Problem requirements:
From the data below, set down exactly the lines between the one holding "In the ring Z/77Z, compute" and the one holding "Determine the integer", inclusive, and no others.

Given records:

_ _ _ _

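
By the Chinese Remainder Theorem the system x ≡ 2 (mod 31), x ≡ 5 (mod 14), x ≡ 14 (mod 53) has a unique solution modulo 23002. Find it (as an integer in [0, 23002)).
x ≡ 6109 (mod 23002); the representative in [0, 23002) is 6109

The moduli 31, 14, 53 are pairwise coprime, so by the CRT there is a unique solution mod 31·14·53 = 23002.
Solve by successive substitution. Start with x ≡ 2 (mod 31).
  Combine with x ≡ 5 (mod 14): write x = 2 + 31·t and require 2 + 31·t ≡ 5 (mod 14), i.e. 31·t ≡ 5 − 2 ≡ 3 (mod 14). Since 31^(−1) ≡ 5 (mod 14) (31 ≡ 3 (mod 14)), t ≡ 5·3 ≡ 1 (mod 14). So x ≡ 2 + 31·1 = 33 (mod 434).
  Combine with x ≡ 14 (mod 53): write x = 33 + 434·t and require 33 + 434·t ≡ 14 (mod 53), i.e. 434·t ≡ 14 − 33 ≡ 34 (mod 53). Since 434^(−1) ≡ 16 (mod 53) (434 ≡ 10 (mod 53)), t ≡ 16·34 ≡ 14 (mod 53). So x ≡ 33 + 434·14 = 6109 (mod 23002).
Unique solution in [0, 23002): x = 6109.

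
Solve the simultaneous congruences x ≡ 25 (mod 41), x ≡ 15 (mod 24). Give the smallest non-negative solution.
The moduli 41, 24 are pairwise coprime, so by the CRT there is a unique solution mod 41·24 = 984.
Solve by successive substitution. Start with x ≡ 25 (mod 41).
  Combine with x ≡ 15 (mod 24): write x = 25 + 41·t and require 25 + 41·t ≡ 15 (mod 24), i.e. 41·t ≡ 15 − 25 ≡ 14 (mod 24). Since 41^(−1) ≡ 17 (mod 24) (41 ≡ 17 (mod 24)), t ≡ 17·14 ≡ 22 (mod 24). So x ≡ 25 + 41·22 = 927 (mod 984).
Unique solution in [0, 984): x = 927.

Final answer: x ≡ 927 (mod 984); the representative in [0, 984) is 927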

_ _ _ _

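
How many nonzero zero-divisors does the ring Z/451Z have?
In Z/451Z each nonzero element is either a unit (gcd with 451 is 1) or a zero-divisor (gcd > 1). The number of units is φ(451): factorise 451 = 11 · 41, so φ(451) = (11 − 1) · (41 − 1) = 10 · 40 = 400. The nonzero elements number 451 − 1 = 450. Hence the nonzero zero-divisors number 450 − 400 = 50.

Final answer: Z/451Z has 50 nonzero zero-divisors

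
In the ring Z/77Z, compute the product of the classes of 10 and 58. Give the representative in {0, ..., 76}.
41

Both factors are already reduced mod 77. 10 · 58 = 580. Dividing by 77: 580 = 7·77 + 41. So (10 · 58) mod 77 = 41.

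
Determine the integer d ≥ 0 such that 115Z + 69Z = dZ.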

_ _ _ _

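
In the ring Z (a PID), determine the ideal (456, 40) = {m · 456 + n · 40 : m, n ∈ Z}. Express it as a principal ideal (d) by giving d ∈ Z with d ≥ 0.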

_ _ _ _

Exercise result:
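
In the ring Z/77Z, compute the product of the classes of 10 and 58. Give the representative in {0, ..., 76}.
41

Both factors are already reduced mod 77. 10 · 58 = 580. Dividing by 77: 580 = 7·77 + 41. So (10 · 58) mod 77 = 41.

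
Determine the integer d ≥ 0 such that 115Z + 69Z = dZ.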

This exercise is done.